§ **Activity**
Please reproduce exactly the lines from the start of the records through the one containing "Answer: 265/6 ≈ 44.167", and nothing more.

◆ ◆ ◆ ◆

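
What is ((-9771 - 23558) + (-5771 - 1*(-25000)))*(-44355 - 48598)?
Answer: 1310637300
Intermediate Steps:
((-9771 - 23558) + (-5771 - 1*(-25000)))*(-44355 - 48598) = (-33329 + (-5771 + 25000))*(-92953) = (-33329 + 19229)*(-92953) = -14100*(-92953) = 1310637300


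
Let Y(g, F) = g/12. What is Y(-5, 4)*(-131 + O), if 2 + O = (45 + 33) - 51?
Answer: 265/6 ≈ 44.167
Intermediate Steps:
Y(g, F) = g/12 (Y(g, F) = g*(1/12) = g/12)
O = 25 (O = -2 + ((45 + 33) - 51) = -2 + (78 - 51) = -2 + 27 = 25)
Y(-5, 4)*(-131 + O) = ((1/12)*(-5))*(-131 + 25) = -5/12*(-106) = 265/6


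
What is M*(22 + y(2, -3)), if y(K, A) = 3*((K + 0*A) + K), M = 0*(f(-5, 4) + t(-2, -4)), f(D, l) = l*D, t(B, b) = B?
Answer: 0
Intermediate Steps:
f(D, l) = D*l
M = 0 (M = 0*(-5*4 - 2) = 0*(-20 - 2) = 0*(-22) = 0)
y(K, A) = 6*K (y(K, A) = 3*((K + 0) + K) = 3*(K + K) = 3*(2*K) = 6*K)
M*(22 + y(2, -3)) = 0*(22 + 6*2) = 0*(22 + 12) = 0*34 = 0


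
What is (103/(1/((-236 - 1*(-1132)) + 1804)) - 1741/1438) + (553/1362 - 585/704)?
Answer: 95862134733857/344705856 ≈ 2.7810e+5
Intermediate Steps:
(103/(1/((-236 - 1*(-1132)) + 1804)) - 1741/1438) + (553/1362 - 585/704) = (103/(1/((-236 + 1132) + 1804)) - 1741*1/1438) + (553*(1/1362) - 585*1/704) = (103/(1/(896 + 1804)) - 1741/1438) + (553/1362 - 585/704) = (103/(1/2700) - 1741/1438) - 203729/479424 = (103*2700 - 1741/1438) - 203729/479424 = (278100 - 1741/1438) - 203729/479424 = 399906059/1438 - 203729/479424 = 95862134733857/344705856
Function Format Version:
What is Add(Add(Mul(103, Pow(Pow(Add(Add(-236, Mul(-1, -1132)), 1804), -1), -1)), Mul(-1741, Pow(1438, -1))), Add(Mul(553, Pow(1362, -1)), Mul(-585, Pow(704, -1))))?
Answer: Rational(95862134733857, 344705856) ≈ 2.7810e+5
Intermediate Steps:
Add(Add(Mul(103, Pow(Pow(Add(Add(-236, Mul(-1, -1132)), 1804), -1), -1)), Mul(-1741, Pow(1438, -1))), Add(Mul(553, Pow(1362, -1)), Mul(-585, Pow(704, -1)))) = Add(Add(Mul(103, Pow(Pow(Add(Add(-236, 1132), 1804), -1), -1)), Mul(-1741, Rational(1, 1438))), Add(Mul(553, Rational(1, 1362)), Mul(-585, Rational(1, 704)))) = Add(Add(Mul(103, Pow(Pow(Add(896, 1804), -1), -1)), Rational(-1741, 1438)), Add(Rational(553, 1362), Rational(-585, 704))) = Add(Add(Mul(103, Pow(Pow(2700, -1), -1)), Rational(-1741, 1438)), Rational(-203729, 479424)) = Add(Add(Mul(103, Pow(Rational(1, 2700), -1)), Rational(-1741, 1438)), Rational(-203729, 479424)) = Add(Add(Mul(103, 2700), Rational(-1741, 1438)), Rational(-203729, 479424)) = Add(Add(278100, Rational(-1741, 1438)), Rational(-203729, 479424)) = Add(Rational(399906059, 1438), Rational(-203729, 479424)) = Rational(95862134733857, 344705856)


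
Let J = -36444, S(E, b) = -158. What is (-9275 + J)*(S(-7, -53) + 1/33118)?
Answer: 239231205317/33118 ≈ 7.2236e+6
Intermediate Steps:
(-9275 + J)*(S(-7, -53) + 1/33118) = (-9275 - 36444)*(-158 + 1/33118) = -45719*(-158 + 1/33118) = -45719*(-5232643/33118) = 239231205317/33118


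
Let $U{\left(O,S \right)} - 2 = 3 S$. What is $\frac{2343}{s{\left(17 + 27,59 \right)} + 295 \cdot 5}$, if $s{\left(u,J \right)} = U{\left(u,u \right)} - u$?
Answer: $\frac{2343}{1565} \approx 1.4971$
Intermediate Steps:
$U{\left(O,S \right)} = 2 + 3 S$
$s{\left(u,J \right)} = 2 + 2 u$ ($s{\left(u,J \right)} = \left(2 + 3 u\right) - u = 2 + 2 u$)
$\frac{2343}{s{\left(17 + 27,59 \right)} + 295 \cdot 5} = \frac{2343}{\left(2 + 2 \left(17 + 27\right)\right) + 295 \cdot 5} = \frac{2343}{\left(2 + 2 \cdot 44\right) + 1475} = \frac{2343}{\left(2 + 88\right) + 1475} = \frac{2343}{90 + 1475} = \frac{2343}{1565}$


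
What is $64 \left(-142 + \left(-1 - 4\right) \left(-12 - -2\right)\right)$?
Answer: $-5888$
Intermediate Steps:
$64 \left(-142 + \left(-1 - 4\right) \left(-12 - -2\right)\right) = 64 \left(-142 - 5 \left(-12 + 2\right)\right) = 64 \left(-142 - -50\right) = 64 \left(-142 + 50\right) = 64 \left(-92\right) = -5888$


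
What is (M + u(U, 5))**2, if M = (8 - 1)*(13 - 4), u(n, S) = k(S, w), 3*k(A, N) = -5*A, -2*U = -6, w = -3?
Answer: 26896/9 ≈ 2988.4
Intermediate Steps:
U = 3 (U = -1/2*(-6) = 3)
k(A, N) = -5*A/3 (k(A, N) = (-5*A)/3 = -5*A/3)
u(n, S) = -5*S/3
M = 63 (M = 7*9 = 63)
(M + u(U, 5))**2 = (63 - 5/3*5)**2 = (63 - 25/3)**2 = (164/3)**2 = 26896/9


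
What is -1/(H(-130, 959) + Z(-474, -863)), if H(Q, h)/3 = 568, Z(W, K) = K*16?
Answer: 1/12104 ≈ 8.2617e-5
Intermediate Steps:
Z(W, K) = 16*K
H(Q, h) = 1704 (H(Q, h) = 3*568 = 1704)
-1/(H(-130, 959) + Z(-474, -863)) = -1/(1704 + 16*(-863)) = -1/(1704 - 13808) = -1/(-12104) = -1*(-1/12104) = 1/12104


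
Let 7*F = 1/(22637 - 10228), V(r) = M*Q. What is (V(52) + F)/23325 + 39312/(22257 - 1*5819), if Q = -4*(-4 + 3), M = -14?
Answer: 39784638256987/16652347205025 ≈ 2.3891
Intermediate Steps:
Q = 4 (Q = -4*(-1) = 4)
V(r) = -56 (V(r) = -14*4 = -56)
F = 1/86863 (F = 1/(7*(22637 - 10228)) = (⅐)/12409 = (⅐)*(1/12409) = 1/86863 ≈ 1.1512e-5)
(V(52) + F)/23325 + 39312/(22257 - 1*5819) = (-56 + 1/86863)/23325 + 39312/(22257 - 1*5819) = -4864327/86863*1/23325 + 39312/(22257 - 5819) = -4864327/2026079475 + 39312/16438 = -4864327/2026079475 + 39312*(1/16438) = -4864327/2026079475 + 19656/8219 = 39784638256987/16652347205025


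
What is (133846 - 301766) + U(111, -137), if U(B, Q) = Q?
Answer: -168057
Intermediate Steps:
(133846 - 301766) + U(111, -137) = (133846 - 301766) - 137 = -167920 - 137 = -168057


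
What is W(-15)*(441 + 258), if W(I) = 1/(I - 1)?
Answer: -699/16 ≈ -43.688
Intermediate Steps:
W(I) = 1/(-1 + I)
W(-15)*(441 + 258) = (441 + 258)/(-1 - 15) = 699/(-16) = -1/16*699 = -699/16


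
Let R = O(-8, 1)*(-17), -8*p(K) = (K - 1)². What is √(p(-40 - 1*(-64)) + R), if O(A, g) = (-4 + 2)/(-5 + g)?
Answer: I*√1194/4 ≈ 8.6386*I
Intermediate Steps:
O(A, g) = -2/(-5 + g)
p(K) = -(-1 + K)²/8 (p(K) = -(K - 1)²/8 = -(-1 + K)²/8)
R = -17/2 (R = -2/(-5 + 1)*(-17) = -2/(-4)*(-17) = -2*(-¼)*(-17) = (½)*(-17) = -17/2 ≈ -8.5000)
√(p(-40 - 1*(-64)) + R) = √(-(-1 + (-40 - 1*(-64)))²/8 - 17/2) = √(-(-1 + (-40 + 64))²/8 - 17/2) = √(-(-1 + 24)²/8 - 17/2) = √(-⅛*23² - 17/2) = √(-⅛*529 - 17/2) = √(-529/8 - 17/2) = √(-597/8) = I*√1194/4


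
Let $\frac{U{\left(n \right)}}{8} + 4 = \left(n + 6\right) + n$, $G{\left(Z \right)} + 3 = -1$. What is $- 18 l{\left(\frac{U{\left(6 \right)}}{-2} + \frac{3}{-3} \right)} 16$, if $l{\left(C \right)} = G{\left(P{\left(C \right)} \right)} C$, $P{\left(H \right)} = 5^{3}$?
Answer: $-65664$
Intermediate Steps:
$P{\left(H \right)} = 125$
$G{\left(Z \right)} = -4$ ($G{\left(Z \right)} = -3 - 1 = -4$)
$U{\left(n \right)} = 16 + 16 n$ ($U{\left(n \right)} = -32 + 8 \left(\left(n + 6\right) + n\right) = -32 + 8 \left(\left(6 + n\right) + n\right) = -32 + 8 \left(6 + 2 n\right) = -32 + \left(48 + 16 n\right) = 16 + 16 n$)
$l{\left(C \right)} = - 4 C$
$- 18 l{\left(\frac{U{\left(6 \right)}}{-2} + \frac{3}{-3} \right)} 16 = - 18 \left(- 4 \left(\frac{16 + 16 \cdot 6}{-2} + \frac{3}{-3}\right)\right) 16 = - 18 \left(- 4 \left(\left(16 + 96\right) \left(- \frac{1}{2}\right) + 3 \left(- \frac{1}{3}\right)\right)\right) 16 = - 18 \left(- 4 \left(112 \left(- \frac{1}{2}\right) - 1\right)\right) 16 = - 18 \left(- 4 \left(-56 - 1\right)\right) 16 = - 18 \left(\left(-4\right) \left(-57\right)\right) 16 = \left(-18\right) 228 \cdot 16 = \left(-4104\right) 16 = -65664$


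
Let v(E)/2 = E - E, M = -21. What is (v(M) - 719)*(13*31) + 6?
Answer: -289751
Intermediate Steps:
v(E) = 0 (v(E) = 2*(E - E) = 2*0 = 0)
(v(M) - 719)*(13*31) + 6 = (0 - 719)*(13*31) + 6 = -719*403 + 6 = -289757 + 6 = -289751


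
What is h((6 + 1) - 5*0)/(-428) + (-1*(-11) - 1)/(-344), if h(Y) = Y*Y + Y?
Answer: -2943/18404 ≈ -0.15991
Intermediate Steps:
h(Y) = Y + Y² (h(Y) = Y² + Y = Y + Y²)
h((6 + 1) - 5*0)/(-428) + (-1*(-11) - 1)/(-344) = (((6 + 1) - 5*0)*(1 + ((6 + 1) - 5*0)))/(-428) + (-1*(-11) - 1)/(-344) = ((7 + 0)*(1 + (7 + 0)))*(-1/428) + (11 - 1)*(-1/344) = (7*(1 + 7))*(-1/428) + 10*(-1/344) = (7*8)*(-1/428) - 5/172 = 56*(-1/428) - 5/172 = -14/107 - 5/172 = -2943/18404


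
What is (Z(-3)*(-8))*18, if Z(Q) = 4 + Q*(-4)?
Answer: -2304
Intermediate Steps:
Z(Q) = 4 - 4*Q
(Z(-3)*(-8))*18 = ((4 - 4*(-3))*(-8))*18 = ((4 + 12)*(-8))*18 = (16*(-8))*18 = -128*18 = -2304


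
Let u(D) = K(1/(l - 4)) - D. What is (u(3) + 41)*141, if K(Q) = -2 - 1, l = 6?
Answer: 4935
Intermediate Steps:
K(Q) = -3
u(D) = -3 - D
(u(3) + 41)*141 = ((-3 - 1*3) + 41)*141 = ((-3 - 3) + 41)*141 = (-6 + 41)*141 = 35*141 = 4935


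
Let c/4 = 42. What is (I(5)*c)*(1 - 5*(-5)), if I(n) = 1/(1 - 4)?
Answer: -1456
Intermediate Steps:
c = 168 (c = 4*42 = 168)
I(n) = -1/3 (I(n) = 1/(-3) = -1/3)
(I(5)*c)*(1 - 5*(-5)) = (-1/3*168)*(1 - 5*(-5)) = -56*(1 + 25) = -56*26 = -1456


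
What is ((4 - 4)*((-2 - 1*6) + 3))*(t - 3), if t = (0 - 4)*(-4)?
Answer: 0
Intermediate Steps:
t = 16 (t = -4*(-4) = 16)
((4 - 4)*((-2 - 1*6) + 3))*(t - 3) = ((4 - 4)*((-2 - 1*6) + 3))*(16 - 3) = (0*((-2 - 6) + 3))*13 = (0*(-8 + 3))*13 = (0*(-5))*13 = 0*13 = 0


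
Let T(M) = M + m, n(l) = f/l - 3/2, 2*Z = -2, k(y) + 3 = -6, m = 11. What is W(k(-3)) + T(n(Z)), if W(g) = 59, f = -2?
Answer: 141/2 ≈ 70.500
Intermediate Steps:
k(y) = -9 (k(y) = -3 - 6 = -9)
Z = -1 (Z = (1/2)*(-2) = -1)
n(l) = -3/2 - 2/l (n(l) = -2/l - 3/2 = -3/2 - 2/l)
T(M) = 11 + M (T(M) = M + 11 = 11 + M)
W(k(-3)) + T(n(Z)) = 59 + (11 + (-3/2 - 2/(-1))) = 59 + (11 + (-3/2 - 2*(-1))) = 59 + (11 + (-3/2 + 2)) = 59 + (11 + 1/2) = 59 + 23/2 = 141/2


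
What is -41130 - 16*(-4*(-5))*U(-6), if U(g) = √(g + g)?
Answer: -41130 - 640*I*√3 ≈ -41130.0 - 1108.5*I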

◆ ◆ ◆ ◆

§ **Response**
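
What is ((-9771 - 23558) + (-5771 - 1*(-25000)))*(-44355 - 48598)?
Answer: 1310637300
Intermediate Steps:
((-9771 - 23558) + (-5771 - 1*(-25000)))*(-44355 - 48598) = (-33329 + (-5771 + 25000))*(-92953) = (-33329 + 19229)*(-92953) = -14100*(-92953) = 1310637300


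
Let Y(g, F) = g/12. What is Y(-5, 4)*(-131 + O), if 2 + O = (45 + 33) - 51?
Answer: 265/6 ≈ 44.167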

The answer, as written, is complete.